(Saved entries)
● ● ● ● ●
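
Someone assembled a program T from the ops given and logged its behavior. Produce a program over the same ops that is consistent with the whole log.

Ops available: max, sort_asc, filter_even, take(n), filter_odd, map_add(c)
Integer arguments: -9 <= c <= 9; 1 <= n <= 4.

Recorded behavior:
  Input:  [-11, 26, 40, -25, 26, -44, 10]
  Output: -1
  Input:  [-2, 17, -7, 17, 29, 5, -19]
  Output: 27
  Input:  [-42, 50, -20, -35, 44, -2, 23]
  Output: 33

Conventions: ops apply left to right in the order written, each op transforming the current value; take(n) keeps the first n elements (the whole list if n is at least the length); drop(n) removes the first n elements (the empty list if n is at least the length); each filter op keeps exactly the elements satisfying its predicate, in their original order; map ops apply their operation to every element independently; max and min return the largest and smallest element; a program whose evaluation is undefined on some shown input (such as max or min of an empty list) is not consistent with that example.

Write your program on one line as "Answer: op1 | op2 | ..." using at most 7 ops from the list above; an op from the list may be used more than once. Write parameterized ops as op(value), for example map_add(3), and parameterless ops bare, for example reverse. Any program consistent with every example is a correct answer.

filter_odd | map_add(1) | take(4) | map_add(9) | take(2) | max

Check, running the answer program on each example:
  [-11, 26, 40, -25, 26, -44, 10] -> [-11, -25] -> [-10, -24] -> [-10, -24] -> [-1, -15] -> [-1, -15] -> -1
  [-2, 17, -7, 17, 29, 5, -19] -> [17, -7, 17, 29, 5, -19] -> [18, -6, 18, 30, 6, -18] -> [18, -6, 18, 30] -> [27, 3, 27, 39] -> [27, 3] -> 27
  [-42, 50, -20, -35, 44, -2, 23] -> [-35, 23] -> [-34, 24] -> [-34, 24] -> [-25, 33] -> [-25, 33] -> 33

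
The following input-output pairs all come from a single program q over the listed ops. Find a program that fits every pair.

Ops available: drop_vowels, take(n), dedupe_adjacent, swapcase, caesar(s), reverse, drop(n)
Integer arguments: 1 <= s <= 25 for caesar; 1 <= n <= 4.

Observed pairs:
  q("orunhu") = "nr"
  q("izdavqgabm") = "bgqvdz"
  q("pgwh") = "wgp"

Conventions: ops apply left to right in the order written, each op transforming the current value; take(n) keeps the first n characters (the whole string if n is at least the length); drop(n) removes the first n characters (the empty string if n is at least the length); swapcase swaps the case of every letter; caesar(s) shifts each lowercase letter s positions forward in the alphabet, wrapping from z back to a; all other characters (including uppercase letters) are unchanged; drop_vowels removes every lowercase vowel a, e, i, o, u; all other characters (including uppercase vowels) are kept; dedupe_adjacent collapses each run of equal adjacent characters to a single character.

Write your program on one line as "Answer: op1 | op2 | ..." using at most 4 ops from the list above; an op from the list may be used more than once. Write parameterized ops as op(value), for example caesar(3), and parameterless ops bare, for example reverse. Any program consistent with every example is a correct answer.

reverse | drop_vowels | drop(1)

Check, running the answer program on each example:
  "orunhu" -> "uhnuro" -> "hnr" -> "nr"
  "izdavqgabm" -> "mbagqvadzi" -> "mbgqvdz" -> "bgqvdz"
  "pgwh" -> "hwgp" -> "hwgp" -> "wgp"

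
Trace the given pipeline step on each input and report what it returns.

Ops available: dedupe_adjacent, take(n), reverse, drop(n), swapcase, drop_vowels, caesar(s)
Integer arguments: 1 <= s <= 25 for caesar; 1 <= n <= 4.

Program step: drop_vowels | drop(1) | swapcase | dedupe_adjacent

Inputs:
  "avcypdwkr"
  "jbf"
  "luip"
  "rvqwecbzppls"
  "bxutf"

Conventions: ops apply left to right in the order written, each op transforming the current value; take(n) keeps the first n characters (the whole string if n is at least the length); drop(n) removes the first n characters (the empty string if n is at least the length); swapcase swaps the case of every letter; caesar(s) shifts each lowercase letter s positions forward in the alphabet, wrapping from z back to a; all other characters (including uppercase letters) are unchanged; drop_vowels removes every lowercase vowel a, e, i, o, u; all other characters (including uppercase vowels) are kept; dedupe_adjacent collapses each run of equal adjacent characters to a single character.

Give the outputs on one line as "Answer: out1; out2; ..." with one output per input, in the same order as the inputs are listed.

Execution, op by op:
  "avcypdwkr" -> "vcypdwkr" -> "cypdwkr" -> "CYPDWKR" -> "CYPDWKR"
  "jbf" -> "jbf" -> "bf" -> "BF" -> "BF"
  "luip" -> "lp" -> "p" -> "P" -> "P"
  "rvqwecbzppls" -> "rvqwcbzppls" -> "vqwcbzppls" -> "VQWCBZPPLS" -> "VQWCBZPLS"
  "bxutf" -> "bxtf" -> "xtf" -> "XTF" -> "XTF"

"CYPDWKR"; "BF"; "P"; "VQWCBZPLS"; "XTF"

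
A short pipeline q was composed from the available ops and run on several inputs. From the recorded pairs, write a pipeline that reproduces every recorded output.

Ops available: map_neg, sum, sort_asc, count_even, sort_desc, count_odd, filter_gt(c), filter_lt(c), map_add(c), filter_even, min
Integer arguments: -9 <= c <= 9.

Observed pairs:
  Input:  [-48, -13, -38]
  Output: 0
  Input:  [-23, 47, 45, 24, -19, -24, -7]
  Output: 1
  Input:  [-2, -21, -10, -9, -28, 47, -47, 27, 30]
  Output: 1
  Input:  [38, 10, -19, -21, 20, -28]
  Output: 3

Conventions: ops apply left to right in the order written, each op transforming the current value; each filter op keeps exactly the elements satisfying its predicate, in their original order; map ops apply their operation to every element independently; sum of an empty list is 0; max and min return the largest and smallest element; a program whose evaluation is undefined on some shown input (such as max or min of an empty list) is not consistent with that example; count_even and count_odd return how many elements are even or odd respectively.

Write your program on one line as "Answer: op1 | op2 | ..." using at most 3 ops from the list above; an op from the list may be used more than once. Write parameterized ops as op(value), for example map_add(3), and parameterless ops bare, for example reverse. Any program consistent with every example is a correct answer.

filter_gt(-1) | sort_asc | count_even

Check, running the answer program on each example:
  [-48, -13, -38] -> [] -> [] -> 0
  [-23, 47, 45, 24, -19, -24, -7] -> [47, 45, 24] -> [24, 45, 47] -> 1
  [-2, -21, -10, -9, -28, 47, -47, 27, 30] -> [47, 27, 30] -> [27, 30, 47] -> 1
  [38, 10, -19, -21, 20, -28] -> [38, 10, 20] -> [10, 20, 38] -> 3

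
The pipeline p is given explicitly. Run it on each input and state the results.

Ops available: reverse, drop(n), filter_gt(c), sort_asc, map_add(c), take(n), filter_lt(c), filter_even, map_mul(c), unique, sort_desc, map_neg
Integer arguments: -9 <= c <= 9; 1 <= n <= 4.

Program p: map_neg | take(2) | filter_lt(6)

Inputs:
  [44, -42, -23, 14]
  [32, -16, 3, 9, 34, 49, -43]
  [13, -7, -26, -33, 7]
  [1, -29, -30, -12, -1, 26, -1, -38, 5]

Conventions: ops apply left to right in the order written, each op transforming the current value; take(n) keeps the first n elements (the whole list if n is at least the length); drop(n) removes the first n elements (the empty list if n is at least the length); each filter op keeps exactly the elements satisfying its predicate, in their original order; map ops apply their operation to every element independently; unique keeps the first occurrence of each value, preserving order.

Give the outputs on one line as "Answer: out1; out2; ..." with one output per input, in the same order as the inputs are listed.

[-44]; [-32]; [-13]; [-1]

Execution, op by op:
  [44, -42, -23, 14] -> [-44, 42, 23, -14] -> [-44, 42] -> [-44]
  [32, -16, 3, 9, 34, 49, -43] -> [-32, 16, -3, -9, -34, -49, 43] -> [-32, 16] -> [-32]
  [13, -7, -26, -33, 7] -> [-13, 7, 26, 33, -7] -> [-13, 7] -> [-13]
  [1, -29, -30, -12, -1, 26, -1, -38, 5] -> [-1, 29, 30, 12, 1, -26, 1, 38, -5] -> [-1, 29] -> [-1]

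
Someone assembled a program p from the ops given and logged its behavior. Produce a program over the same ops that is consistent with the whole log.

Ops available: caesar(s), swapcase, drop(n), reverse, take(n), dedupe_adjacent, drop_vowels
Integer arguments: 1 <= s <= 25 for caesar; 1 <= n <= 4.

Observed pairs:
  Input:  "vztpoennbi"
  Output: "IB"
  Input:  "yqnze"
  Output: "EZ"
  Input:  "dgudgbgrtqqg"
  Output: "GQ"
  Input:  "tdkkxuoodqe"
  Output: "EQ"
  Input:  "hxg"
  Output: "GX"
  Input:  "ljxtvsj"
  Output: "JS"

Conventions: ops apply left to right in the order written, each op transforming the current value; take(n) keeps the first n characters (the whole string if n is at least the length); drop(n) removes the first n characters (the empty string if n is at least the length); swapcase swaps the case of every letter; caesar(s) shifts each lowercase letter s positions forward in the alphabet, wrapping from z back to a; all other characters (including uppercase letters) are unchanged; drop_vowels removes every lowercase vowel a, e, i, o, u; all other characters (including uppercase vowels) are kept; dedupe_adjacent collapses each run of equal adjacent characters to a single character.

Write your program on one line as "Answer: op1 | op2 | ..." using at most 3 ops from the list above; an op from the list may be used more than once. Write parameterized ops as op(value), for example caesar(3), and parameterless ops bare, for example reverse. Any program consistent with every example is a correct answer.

reverse | swapcase | take(2)

Check, running the answer program on each example:
  "vztpoennbi" -> "ibnneoptzv" -> "IBNNEOPTZV" -> "IB"
  "yqnze" -> "eznqy" -> "EZNQY" -> "EZ"
  "dgudgbgrtqqg" -> "gqqtrgbgdugd" -> "GQQTRGBGDUGD" -> "GQ"
  "tdkkxuoodqe" -> "eqdoouxkkdt" -> "EQDOOUXKKDT" -> "EQ"
  "hxg" -> "gxh" -> "GXH" -> "GX"
  "ljxtvsj" -> "jsvtxjl" -> "JSVTXJL" -> "JS"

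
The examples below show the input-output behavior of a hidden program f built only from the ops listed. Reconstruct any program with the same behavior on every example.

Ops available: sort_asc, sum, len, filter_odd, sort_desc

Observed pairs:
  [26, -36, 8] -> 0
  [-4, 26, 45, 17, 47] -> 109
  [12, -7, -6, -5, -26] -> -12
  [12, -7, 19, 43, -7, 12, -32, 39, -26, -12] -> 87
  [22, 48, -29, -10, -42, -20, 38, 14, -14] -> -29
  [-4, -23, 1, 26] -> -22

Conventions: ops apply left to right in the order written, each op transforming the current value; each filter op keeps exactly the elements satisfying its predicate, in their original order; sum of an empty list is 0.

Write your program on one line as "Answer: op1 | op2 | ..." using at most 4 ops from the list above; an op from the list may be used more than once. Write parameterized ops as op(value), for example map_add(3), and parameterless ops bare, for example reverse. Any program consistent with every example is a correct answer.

sort_asc | filter_odd | sort_desc | sum

Check, running the answer program on each example:
  [26, -36, 8] -> [-36, 8, 26] -> [] -> [] -> 0
  [-4, 26, 45, 17, 47] -> [-4, 17, 26, 45, 47] -> [17, 45, 47] -> [47, 45, 17] -> 109
  [12, -7, -6, -5, -26] -> [-26, -7, -6, -5, 12] -> [-7, -5] -> [-5, -7] -> -12
  [12, -7, 19, 43, -7, 12, -32, 39, -26, -12] -> [-32, -26, -12, -7, -7, 12, 12, 19, 39, 43] -> [-7, -7, 19, 39, 43] -> [43, 39, 19, -7, -7] -> 87
  [22, 48, -29, -10, -42, -20, 38, 14, -14] -> [-42, -29, -20, -14, -10, 14, 22, 38, 48] -> [-29] -> [-29] -> -29
  [-4, -23, 1, 26] -> [-23, -4, 1, 26] -> [-23, 1] -> [1, -23] -> -22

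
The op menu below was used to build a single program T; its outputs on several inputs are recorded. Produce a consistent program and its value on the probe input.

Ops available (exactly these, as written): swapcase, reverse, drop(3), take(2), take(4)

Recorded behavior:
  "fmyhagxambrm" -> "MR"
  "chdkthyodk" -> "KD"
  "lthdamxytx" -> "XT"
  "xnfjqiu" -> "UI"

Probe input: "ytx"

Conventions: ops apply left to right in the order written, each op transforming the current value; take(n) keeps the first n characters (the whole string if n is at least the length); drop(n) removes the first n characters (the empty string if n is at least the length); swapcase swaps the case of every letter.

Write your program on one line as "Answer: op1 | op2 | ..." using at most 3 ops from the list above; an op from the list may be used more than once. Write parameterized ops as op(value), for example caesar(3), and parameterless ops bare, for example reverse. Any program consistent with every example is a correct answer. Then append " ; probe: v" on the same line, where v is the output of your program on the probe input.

reverse | take(2) | swapcase ; probe: "XT"

Check, running the answer program on each example:
  "fmyhagxambrm" -> "mrbmaxgahymf" -> "mr" -> "MR"
  "chdkthyodk" -> "kdoyhtkdhc" -> "kd" -> "KD"
  "lthdamxytx" -> "xtyxmadhtl" -> "xt" -> "XT"
  "xnfjqiu" -> "uiqjfnx" -> "ui" -> "UI"
  probe: "ytx" -> "xty" -> "xt" -> "XT"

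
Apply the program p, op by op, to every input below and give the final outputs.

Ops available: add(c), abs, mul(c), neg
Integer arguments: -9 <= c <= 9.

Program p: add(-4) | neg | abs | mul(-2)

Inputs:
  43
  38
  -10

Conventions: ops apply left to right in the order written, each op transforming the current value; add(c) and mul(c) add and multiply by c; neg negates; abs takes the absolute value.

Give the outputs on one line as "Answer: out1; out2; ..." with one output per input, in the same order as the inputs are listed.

-78; -68; -28

Execution, op by op:
  43 -> 39 -> -39 -> 39 -> -78
  38 -> 34 -> -34 -> 34 -> -68
  -10 -> -14 -> 14 -> 14 -> -28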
● ● ● ● ●
▶ **TASK PROMPT**
Look through the entries above; copy every line holding the string "unique".

▶ **REPLY**
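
Ops available: reverse, drop(n), filter_gt(c), sort_asc, map_add(c), take(n), filter_lt(c), filter_even, map_mul(c), unique, sort_desc, map_neg
Conventions: ops apply left to right in the order written, each op transforming the current value; take(n) keeps the first n elements (the whole list if n is at least the length); drop(n) removes the first n elements (the empty list if n is at least the length); each filter op keeps exactly the elements satisfying its predicate, in their original order; map ops apply their operation to every element independently; unique keeps the first occurrence of each value, preserving order.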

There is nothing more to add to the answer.